Using the entries that follow, report the number of lines that include the string "none", without any other text.

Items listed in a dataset

--------

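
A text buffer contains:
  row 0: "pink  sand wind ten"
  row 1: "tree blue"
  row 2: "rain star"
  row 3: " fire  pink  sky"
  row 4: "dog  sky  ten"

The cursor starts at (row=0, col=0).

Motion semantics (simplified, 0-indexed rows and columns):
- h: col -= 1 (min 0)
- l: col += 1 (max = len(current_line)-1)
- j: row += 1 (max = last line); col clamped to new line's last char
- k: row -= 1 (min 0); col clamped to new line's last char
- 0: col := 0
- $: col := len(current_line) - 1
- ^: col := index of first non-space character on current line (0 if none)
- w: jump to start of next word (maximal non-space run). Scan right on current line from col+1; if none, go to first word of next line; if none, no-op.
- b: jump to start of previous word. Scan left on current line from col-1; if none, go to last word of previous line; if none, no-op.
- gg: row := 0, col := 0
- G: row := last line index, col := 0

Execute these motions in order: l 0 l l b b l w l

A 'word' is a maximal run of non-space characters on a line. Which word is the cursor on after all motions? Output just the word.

Answer: sand

Derivation:
After 1 (l): row=0 col=1 char='i'
After 2 (0): row=0 col=0 char='p'
After 3 (l): row=0 col=1 char='i'
After 4 (l): row=0 col=2 char='n'
After 5 (b): row=0 col=0 char='p'
After 6 (b): row=0 col=0 char='p'
After 7 (l): row=0 col=1 char='i'
After 8 (w): row=0 col=6 char='s'
After 9 (l): row=0 col=7 char='a'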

--------

**Task result:**
3